**Directions**. Look through the entries below. Report each line that has the word "context" in it.

**Exercise input**.
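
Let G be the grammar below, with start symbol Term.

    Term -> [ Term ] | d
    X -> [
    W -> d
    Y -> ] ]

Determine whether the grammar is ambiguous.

Unambiguous

Only Term is reachable from Term; ignoring the rest: L(Term) is { openⁿ atom closeⁿ : n ≥ 0 }. The bracket depth fixes n, and the derivation is forced at every step.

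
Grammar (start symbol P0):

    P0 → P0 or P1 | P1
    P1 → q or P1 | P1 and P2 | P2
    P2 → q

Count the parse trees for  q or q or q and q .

7

Parse trees for q or q or q and q:
  [P0 [P0 [P1 [P2 q]]] or [P1 q or [P1 [P1 [P2 q]] and [P2 q]]]]
  [P0 [P0 [P1 [P2 q]]] or [P1 [P1 q or [P1 [P2 q]]] and [P2 q]]]
  [P0 [P0 [P0 [P1 [P2 q]]] or [P1 [P2 q]]] or [P1 [P1 [P2 q]] and [P2 q]]]
  [P0 [P0 [P1 q or [P1 [P2 q]]]] or [P1 [P1 [P2 q]] and [P2 q]]]
  [P0 [P1 q or [P1 q or [P1 [P1 [P2 q]] and [P2 q]]]]]
  [P0 [P1 q or [P1 [P1 q or [P1 [P2 q]]] and [P2 q]]]]
  [P0 [P1 [P1 q or [P1 q or [P1 [P2 q]]]] and [P2 q]]]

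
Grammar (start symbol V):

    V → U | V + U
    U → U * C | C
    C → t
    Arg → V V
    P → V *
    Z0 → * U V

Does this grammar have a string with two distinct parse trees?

(Arg, P, Z0 are unreachable from V, so their rules don't affect L(V).) The grammar is stratified — V handles '+' (left-recursive), U handles '*', C atoms. Each operator has a fixed associativity and precedence level, so every string has one parse.

Unambiguous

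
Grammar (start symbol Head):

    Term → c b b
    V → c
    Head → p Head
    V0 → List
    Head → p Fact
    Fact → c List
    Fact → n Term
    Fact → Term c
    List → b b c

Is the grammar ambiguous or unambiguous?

Witness: p c b b c

Derivation 1: Head ⇒ p Fact ⇒ p c List ⇒ p c b b c
Derivation 2: Head ⇒ p Fact ⇒ p Term c ⇒ p c b b c

Two distinct leftmost derivations for the same string.

Ambiguous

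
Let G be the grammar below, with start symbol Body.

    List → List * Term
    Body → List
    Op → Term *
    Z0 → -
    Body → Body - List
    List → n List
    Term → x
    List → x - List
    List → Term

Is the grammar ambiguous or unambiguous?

Ambiguous

Witness: x - x

Derivation 1: Body ⇒ List ⇒ x - List ⇒ x - Term ⇒ x - x
Derivation 2: Body ⇒ Body - List ⇒ List - List ⇒ Term - List ⇒ x - List ⇒ x - Term ⇒ x - x

Two distinct leftmost derivations for the same string.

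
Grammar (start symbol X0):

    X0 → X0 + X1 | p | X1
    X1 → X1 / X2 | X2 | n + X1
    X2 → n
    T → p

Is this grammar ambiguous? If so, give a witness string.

Ambiguous

Witness: n + n

Derivation 1: X0 ⇒ X0 + X1 ⇒ X1 + X1 ⇒ X2 + X1 ⇒ n + X1 ⇒ n + X2 ⇒ n + n
Derivation 2: X0 ⇒ X1 ⇒ n + X1 ⇒ n + X2 ⇒ n + n

Two distinct leftmost derivations for the same string.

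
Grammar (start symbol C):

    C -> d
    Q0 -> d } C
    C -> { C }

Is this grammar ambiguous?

(Q0 is unreachable from C, so its rules don't affect L(C).) L(C) is { openⁿ atom closeⁿ : n ≥ 0 }. The bracket depth fixes n, and the derivation is forced at every step.

Unambiguous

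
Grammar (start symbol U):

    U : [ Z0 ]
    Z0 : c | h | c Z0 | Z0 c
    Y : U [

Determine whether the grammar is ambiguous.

Ambiguous

Witness: [ c c ]

Derivation 1: U ⇒ [ Z0 ] ⇒ [ c Z0 ] ⇒ [ c c ]
Derivation 2: U ⇒ [ Z0 ] ⇒ [ Z0 c ] ⇒ [ c c ]

Two distinct leftmost derivations for the same string.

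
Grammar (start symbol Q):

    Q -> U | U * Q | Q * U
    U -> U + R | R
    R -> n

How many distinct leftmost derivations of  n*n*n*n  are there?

Parse trees for n*n*n*n:
  [Q [U [R n]] * [Q [U [R n]] * [Q [U [R n]] * [Q [U [R n]]]]]]
  [Q [U [R n]] * [Q [U [R n]] * [Q [Q [U [R n]]] * [U [R n]]]]]
  [Q [U [R n]] * [Q [Q [U [R n]] * [Q [U [R n]]]] * [U [R n]]]]
  [Q [U [R n]] * [Q [Q [Q [U [R n]]] * [U [R n]]] * [U [R n]]]]
  [Q [Q [U [R n]] * [Q [U [R n]] * [Q [U [R n]]]]] * [U [R n]]]
  [Q [Q [U [R n]] * [Q [Q [U [R n]]] * [U [R n]]]] * [U [R n]]]
  [Q [Q [Q [U [R n]] * [Q [U [R n]]]] * [U [R n]]] * [U [R n]]]
  [Q [Q [Q [Q [U [R n]]] * [U [R n]]] * [U [R n]]] * [U [R n]]]

8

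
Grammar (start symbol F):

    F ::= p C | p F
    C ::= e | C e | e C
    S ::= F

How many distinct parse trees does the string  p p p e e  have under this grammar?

2

Parse trees for p p p e e:
  [F p [F p [F p [C [C e] e]]]]
  [F p [F p [F p [C e [C e]]]]]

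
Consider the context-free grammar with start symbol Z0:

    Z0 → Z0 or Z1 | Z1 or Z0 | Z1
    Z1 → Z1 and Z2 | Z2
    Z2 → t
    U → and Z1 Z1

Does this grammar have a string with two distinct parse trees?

Ambiguous

Witness: t or t

Derivation 1: Z0 ⇒ Z0 or Z1 ⇒ Z1 or Z1 ⇒ Z2 or Z1 ⇒ t or Z1 ⇒ t or Z2 ⇒ t or t
Derivation 2: Z0 ⇒ Z1 or Z0 ⇒ Z2 or Z0 ⇒ t or Z0 ⇒ t or Z1 ⇒ t or Z2 ⇒ t or t

Two distinct leftmost derivations for the same string.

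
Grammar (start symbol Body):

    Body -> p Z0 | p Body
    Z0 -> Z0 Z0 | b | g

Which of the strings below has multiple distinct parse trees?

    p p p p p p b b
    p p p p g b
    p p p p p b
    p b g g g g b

p b g g g g b

p p p p p p b b: 1 tree
p p p p g b: 1 tree
p p p p p b: 1 tree
p b g g g g b: 42 trees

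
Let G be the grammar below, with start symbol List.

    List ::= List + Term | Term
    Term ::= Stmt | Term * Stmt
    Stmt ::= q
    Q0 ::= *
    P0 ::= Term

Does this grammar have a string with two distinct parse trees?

Unambiguous

Only List, Term, Stmt are reachable from List; ignoring the rest: This is a standard precedence ladder (List over Term over Stmt), with each level left-recursive on its own operator ('+' at List, '*' at Term). That structure is LR(1), hence unambiguous.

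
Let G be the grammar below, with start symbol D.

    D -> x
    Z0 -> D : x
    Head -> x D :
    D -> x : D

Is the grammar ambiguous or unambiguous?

Only D is reachable from D; ignoring the rest: The reachable grammar is A → atom sep A | atom. Each atom is followed by either the separator (recurse) or end-of-string (stop) — no choice point.

Unambiguous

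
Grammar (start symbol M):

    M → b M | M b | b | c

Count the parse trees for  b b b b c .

1

Parse trees for b b b b c:
  [M b [M b [M b [M b [M c]]]]]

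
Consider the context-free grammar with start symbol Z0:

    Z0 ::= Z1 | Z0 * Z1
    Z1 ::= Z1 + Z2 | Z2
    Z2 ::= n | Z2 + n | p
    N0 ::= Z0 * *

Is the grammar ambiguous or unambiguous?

Witness: n + n

Derivation 1: Z0 ⇒ Z1 ⇒ Z1 + Z2 ⇒ Z2 + Z2 ⇒ n + Z2 ⇒ n + n
Derivation 2: Z0 ⇒ Z1 ⇒ Z2 ⇒ Z2 + n ⇒ n + n

Two distinct leftmost derivations for the same string.

Ambiguous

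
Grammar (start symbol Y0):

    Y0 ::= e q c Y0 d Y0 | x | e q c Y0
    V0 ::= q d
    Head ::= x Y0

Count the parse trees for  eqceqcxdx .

2

Parse trees for eqceqcxdx:
  [Y0 e q c [Y0 e q c [Y0 x]] d [Y0 x]]
  [Y0 e q c [Y0 e q c [Y0 x] d [Y0 x]]]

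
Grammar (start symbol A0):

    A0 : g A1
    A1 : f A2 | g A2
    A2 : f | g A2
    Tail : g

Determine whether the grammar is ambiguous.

Unambiguous

(Tail is unreachable from A0, so its rules don't affect L(A0).) Each reachable nonterminal has at most one production per leading terminal, and all productions are right-linear; the derivation is determined token-by-token.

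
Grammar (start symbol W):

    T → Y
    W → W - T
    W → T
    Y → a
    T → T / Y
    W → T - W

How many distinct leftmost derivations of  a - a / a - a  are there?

Parse trees for a - a / a - a:
  [W [W [W [T [Y a]]] - [T [T [Y a]] / [Y a]]] - [T [Y a]]]
  [W [W [T [Y a]] - [W [T [T [Y a]] / [Y a]]]] - [T [Y a]]]
  [W [T [Y a]] - [W [W [T [T [Y a]] / [Y a]]] - [T [Y a]]]]
  [W [T [Y a]] - [W [T [T [Y a]] / [Y a]] - [W [T [Y a]]]]]

4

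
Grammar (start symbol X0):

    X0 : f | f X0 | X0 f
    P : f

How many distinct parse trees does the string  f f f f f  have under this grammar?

16

Parse trees for f f f f f (showing first 6 of 16):
  [X0 f [X0 f [X0 f [X0 f [X0 f]]]]]
  [X0 f [X0 f [X0 f [X0 [X0 f] f]]]]
  [X0 f [X0 f [X0 [X0 f [X0 f]] f]]]
  [X0 f [X0 f [X0 [X0 [X0 f] f] f]]]
  [X0 f [X0 [X0 f [X0 f [X0 f]]] f]]
  [X0 f [X0 [X0 f [X0 [X0 f] f]] f]]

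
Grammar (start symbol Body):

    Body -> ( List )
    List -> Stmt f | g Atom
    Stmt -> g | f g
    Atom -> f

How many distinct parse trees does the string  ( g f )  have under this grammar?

2

Parse trees for ( g f ):
  [Body ( [List [Stmt g] f] )]
  [Body ( [List g [Atom f]] )]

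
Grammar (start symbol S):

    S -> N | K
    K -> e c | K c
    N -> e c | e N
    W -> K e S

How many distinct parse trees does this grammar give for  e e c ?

Parse trees for e e c:
  [S [N e [N e c]]]

1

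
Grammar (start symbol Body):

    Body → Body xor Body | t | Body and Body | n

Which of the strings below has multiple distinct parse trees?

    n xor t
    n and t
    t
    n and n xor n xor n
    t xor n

n and n xor n xor n

n xor t: 1 tree
n and t: 1 tree
t: 1 tree
n and n xor n xor n: 5 trees
t xor n: 1 tree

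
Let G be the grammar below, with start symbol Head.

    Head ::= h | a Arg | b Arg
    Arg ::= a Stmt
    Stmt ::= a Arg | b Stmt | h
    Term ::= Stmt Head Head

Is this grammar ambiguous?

Unambiguous

Only Head, Arg, Stmt are reachable from Head; ignoring the rest: The reachable rules are right-linear with at most one rule per (nonterminal, next-terminal) pair. Each input token forces the next rule, so parsing is deterministic.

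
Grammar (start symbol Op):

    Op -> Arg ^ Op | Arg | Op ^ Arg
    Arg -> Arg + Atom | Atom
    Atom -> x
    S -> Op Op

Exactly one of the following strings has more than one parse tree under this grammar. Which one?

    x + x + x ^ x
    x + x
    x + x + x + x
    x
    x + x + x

x + x + x ^ x

x + x + x ^ x: 2 trees
x + x: 1 tree
x + x + x + x: 1 tree
x: 1 tree
x + x + x: 1 tree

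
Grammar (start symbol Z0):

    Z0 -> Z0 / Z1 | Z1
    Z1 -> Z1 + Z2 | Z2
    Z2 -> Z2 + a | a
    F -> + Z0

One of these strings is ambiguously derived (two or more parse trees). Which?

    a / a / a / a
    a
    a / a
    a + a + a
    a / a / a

a / a / a / a: 1 tree
a: 1 tree
a / a: 1 tree
a + a + a: 4 trees
a / a / a: 1 tree

a + a + a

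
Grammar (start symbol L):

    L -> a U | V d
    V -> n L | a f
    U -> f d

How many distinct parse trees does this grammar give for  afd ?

Parse trees for afd:
  [L a [U f d]]
  [L [V a f] d]

2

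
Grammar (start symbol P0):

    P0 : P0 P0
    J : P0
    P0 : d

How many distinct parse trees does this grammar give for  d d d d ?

5

Parse trees for d d d d:
  [P0 [P0 d] [P0 [P0 d] [P0 [P0 d] [P0 d]]]]
  [P0 [P0 d] [P0 [P0 [P0 d] [P0 d]] [P0 d]]]
  [P0 [P0 [P0 d] [P0 d]] [P0 [P0 d] [P0 d]]]
  [P0 [P0 [P0 d] [P0 [P0 d] [P0 d]]] [P0 d]]
  [P0 [P0 [P0 [P0 d] [P0 d]] [P0 d]] [P0 d]]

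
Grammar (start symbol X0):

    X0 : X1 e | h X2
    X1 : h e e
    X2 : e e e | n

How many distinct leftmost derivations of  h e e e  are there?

Parse trees for h e e e:
  [X0 [X1 h e e] e]
  [X0 h [X2 e e e]]

2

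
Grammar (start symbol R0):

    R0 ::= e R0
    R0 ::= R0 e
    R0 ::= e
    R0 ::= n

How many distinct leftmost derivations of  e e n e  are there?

Parse trees for e e n e:
  [R0 e [R0 e [R0 [R0 n] e]]]
  [R0 e [R0 [R0 e [R0 n]] e]]
  [R0 [R0 e [R0 e [R0 n]]] e]

3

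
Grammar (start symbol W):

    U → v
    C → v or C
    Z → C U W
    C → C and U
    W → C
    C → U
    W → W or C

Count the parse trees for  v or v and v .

3

Parse trees for v or v and v:
  [W [C v or [C [C [U v]] and [U v]]]]
  [W [C [C v or [C [U v]]] and [U v]]]
  [W [W [C [U v]]] or [C [C [U v]] and [U v]]]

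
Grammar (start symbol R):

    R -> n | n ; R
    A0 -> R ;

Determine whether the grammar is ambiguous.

(A0 is unreachable from R, so its rules don't affect L(R).) Right-recursive list with a separator: after each atom, whether the separator follows determines the rule. One parse per string.

Unambiguous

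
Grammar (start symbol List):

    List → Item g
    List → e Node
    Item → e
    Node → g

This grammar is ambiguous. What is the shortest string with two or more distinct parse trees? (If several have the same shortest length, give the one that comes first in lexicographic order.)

length 2: e g has 2 parse trees

Two derivations of e g:
  List ⇒ Item g ⇒ e g
  List ⇒ e Node ⇒ e g

e g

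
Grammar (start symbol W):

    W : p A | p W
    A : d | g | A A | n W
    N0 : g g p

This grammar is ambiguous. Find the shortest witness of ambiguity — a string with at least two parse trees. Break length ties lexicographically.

p d d d

length 2: no string has ≥2 trees
length 3: no string has ≥2 trees
length 4: p d d d has 2 parse trees

Two derivations of p d d d:
  W ⇒ p A ⇒ p A A ⇒ p d A ⇒ p d A A ⇒ p d d A ⇒ p d d d
  W ⇒ p A ⇒ p A A ⇒ p A A A ⇒ p d A A ⇒ p d d A ⇒ p d d d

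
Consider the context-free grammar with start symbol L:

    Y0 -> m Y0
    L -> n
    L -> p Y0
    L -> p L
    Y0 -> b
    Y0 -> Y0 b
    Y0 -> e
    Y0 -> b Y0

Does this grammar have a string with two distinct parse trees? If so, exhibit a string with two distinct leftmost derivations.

Witness: p b b

Derivation 1: L ⇒ p Y0 ⇒ p Y0 b ⇒ p b b
Derivation 2: L ⇒ p Y0 ⇒ p b Y0 ⇒ p b b

Two distinct leftmost derivations for the same string.

Ambiguous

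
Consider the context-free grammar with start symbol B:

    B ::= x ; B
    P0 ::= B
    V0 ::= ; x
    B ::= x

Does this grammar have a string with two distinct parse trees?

Unambiguous

(P0, V0 are unreachable from B, so their rules don't affect L(B).) Right-recursive list with a separator: after each atom, whether the separator follows determines the rule. One parse per string.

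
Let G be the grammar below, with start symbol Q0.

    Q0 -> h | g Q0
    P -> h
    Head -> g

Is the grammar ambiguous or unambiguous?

Unambiguous

Only Q0 is reachable from Q0; ignoring the rest: The reachable rules are right-linear with at most one rule per (nonterminal, next-terminal) pair. Each input token forces the next rule, so parsing is deterministic.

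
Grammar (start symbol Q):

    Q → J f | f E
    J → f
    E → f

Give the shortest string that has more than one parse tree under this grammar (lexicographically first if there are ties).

f f

length 2: f f has 2 parse trees

Two derivations of f f:
  Q ⇒ J f ⇒ f f
  Q ⇒ f E ⇒ f f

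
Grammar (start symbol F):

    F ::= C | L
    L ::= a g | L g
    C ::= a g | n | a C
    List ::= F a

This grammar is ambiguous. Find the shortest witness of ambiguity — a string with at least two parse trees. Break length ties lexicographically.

length 1: no string has ≥2 trees
length 2: a g has 2 parse trees

Two derivations of a g:
  F ⇒ C ⇒ a g
  F ⇒ L ⇒ a g

a g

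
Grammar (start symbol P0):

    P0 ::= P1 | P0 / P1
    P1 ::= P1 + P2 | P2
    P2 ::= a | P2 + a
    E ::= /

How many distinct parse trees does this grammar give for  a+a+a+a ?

Parse trees for a+a+a+a:
  [P0 [P1 [P1 [P2 a]] + [P2 [P2 [P2 a] + a] + a]]]
  [P0 [P1 [P1 [P1 [P2 a]] + [P2 a]] + [P2 [P2 a] + a]]]
  [P0 [P1 [P1 [P2 [P2 a] + a]] + [P2 [P2 a] + a]]]
  [P0 [P1 [P1 [P1 [P2 a]] + [P2 [P2 a] + a]] + [P2 a]]]
  [P0 [P1 [P1 [P1 [P1 [P2 a]] + [P2 a]] + [P2 a]] + [P2 a]]]
  [P0 [P1 [P1 [P1 [P2 [P2 a] + a]] + [P2 a]] + [P2 a]]]
  [P0 [P1 [P1 [P2 [P2 [P2 a] + a] + a]] + [P2 a]]]
  [P0 [P1 [P2 [P2 [P2 [P2 a] + a] + a] + a]]]

8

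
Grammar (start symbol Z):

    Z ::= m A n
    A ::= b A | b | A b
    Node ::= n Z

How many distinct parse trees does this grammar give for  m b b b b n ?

8

Parse trees for m b b b b n:
  [Z m [A b [A b [A b [A b]]]] n]
  [Z m [A b [A b [A [A b] b]]] n]
  [Z m [A b [A [A b [A b]] b]] n]
  [Z m [A b [A [A [A b] b] b]] n]
  [Z m [A [A b [A b [A b]]] b] n]
  [Z m [A [A b [A [A b] b]] b] n]
  [Z m [A [A [A b [A b]] b] b] n]
  [Z m [A [A [A [A b] b] b] b] n]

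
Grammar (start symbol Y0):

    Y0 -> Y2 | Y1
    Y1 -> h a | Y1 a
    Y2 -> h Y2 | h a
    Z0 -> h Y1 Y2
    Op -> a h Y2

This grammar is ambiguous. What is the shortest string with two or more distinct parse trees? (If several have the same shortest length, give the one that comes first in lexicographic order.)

h a

length 2: h a has 2 parse trees

Two derivations of h a:
  Y0 ⇒ Y2 ⇒ h a
  Y0 ⇒ Y1 ⇒ h a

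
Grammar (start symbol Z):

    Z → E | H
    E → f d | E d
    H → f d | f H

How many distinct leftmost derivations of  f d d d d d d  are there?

Parse trees for f d d d d d d:
  [Z [E [E [E [E [E [E f d] d] d] d] d] d]]

1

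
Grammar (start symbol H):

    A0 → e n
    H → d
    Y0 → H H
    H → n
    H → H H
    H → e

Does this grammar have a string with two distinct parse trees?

Ambiguous

Witness: d d d

Derivation 1: H ⇒ H H ⇒ d H ⇒ d H H ⇒ d d H ⇒ d d d
Derivation 2: H ⇒ H H ⇒ H H H ⇒ d H H ⇒ d d H ⇒ d d d

Two distinct leftmost derivations for the same string.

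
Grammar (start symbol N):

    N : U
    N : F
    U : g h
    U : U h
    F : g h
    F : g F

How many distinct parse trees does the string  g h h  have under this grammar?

1

Parse trees for g h h:
  [N [U [U g h] h]]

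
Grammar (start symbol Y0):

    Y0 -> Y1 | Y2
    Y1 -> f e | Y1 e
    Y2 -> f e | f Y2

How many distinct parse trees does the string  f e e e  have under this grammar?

Parse trees for f e e e:
  [Y0 [Y1 [Y1 [Y1 f e] e] e]]

1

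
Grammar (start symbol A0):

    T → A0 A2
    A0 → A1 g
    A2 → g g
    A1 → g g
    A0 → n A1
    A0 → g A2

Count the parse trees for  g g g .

2

Parse trees for g g g:
  [A0 [A1 g g] g]
  [A0 g [A2 g g]]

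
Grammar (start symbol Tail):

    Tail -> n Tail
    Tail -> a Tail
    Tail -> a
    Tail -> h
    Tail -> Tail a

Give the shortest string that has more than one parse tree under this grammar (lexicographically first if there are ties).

a a

length 1: no string has ≥2 trees
length 2: a a has 2 parse trees

Two derivations of a a:
  Tail ⇒ a Tail ⇒ a a
  Tail ⇒ Tail a ⇒ a a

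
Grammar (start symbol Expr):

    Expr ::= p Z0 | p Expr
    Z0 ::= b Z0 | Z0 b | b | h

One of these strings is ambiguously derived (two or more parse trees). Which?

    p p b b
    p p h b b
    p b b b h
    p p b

p p b b: 2 trees
p p h b b: 1 tree
p b b b h: 1 tree
p p b: 1 tree

p p b b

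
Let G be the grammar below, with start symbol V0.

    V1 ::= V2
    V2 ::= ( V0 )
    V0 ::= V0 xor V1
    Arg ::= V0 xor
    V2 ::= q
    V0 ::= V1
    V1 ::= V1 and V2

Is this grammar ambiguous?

(Arg is unreachable from V0, so its rules don't affect L(V0).) The grammar is stratified — V0 handles 'xor' (left-recursive), V1 handles 'and', V2 atoms. Each operator has a fixed associativity and precedence level, so every string has one parse.

Unambiguous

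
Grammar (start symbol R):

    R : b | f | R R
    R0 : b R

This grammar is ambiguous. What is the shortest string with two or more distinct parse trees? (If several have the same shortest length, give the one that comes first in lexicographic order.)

length 1: no string has ≥2 trees
length 2: no string has ≥2 trees
length 3: b b b has 2 parse trees

Two derivations of b b b:
  R ⇒ R R ⇒ b R ⇒ b R R ⇒ b b R ⇒ b b b
  R ⇒ R R ⇒ R R R ⇒ b R R ⇒ b b R ⇒ b b b

b b b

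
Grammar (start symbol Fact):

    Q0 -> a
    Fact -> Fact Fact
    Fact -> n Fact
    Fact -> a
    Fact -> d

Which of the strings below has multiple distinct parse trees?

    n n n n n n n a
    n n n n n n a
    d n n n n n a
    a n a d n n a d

a n a d n n a d

n n n n n n n a: 1 tree
n n n n n n a: 1 tree
d n n n n n a: 1 tree
a n a d n n a d: 46 trees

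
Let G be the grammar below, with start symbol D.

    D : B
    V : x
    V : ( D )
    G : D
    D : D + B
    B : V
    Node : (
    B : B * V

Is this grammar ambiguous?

(G, Node are unreachable from D, so their rules don't affect L(D).) This is a standard precedence ladder (D over B over V), with each level left-recursive on its own operator ('+' at D, '*' at B). That structure is LR(1), hence unambiguous.

Unambiguous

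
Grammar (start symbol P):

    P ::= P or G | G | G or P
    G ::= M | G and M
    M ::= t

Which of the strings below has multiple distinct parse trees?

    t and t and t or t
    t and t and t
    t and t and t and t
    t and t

t and t and t or t

t and t and t or t: 2 trees
t and t and t: 1 tree
t and t and t and t: 1 tree
t and t: 1 tree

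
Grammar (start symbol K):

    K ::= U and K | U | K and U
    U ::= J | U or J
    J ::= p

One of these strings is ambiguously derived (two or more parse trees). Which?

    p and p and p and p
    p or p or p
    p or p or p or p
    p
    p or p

p and p and p and p: 8 trees
p or p or p: 1 tree
p or p or p or p: 1 tree
p: 1 tree
p or p: 1 tree

p and p and p and p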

**Solution**.
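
Consider the context-free grammar with start symbol Z0:
Consider the context-free grammar with start symbol Z0:
Consider the context-free grammar with start symbol L:
Consider the context-free grammar with start symbol B: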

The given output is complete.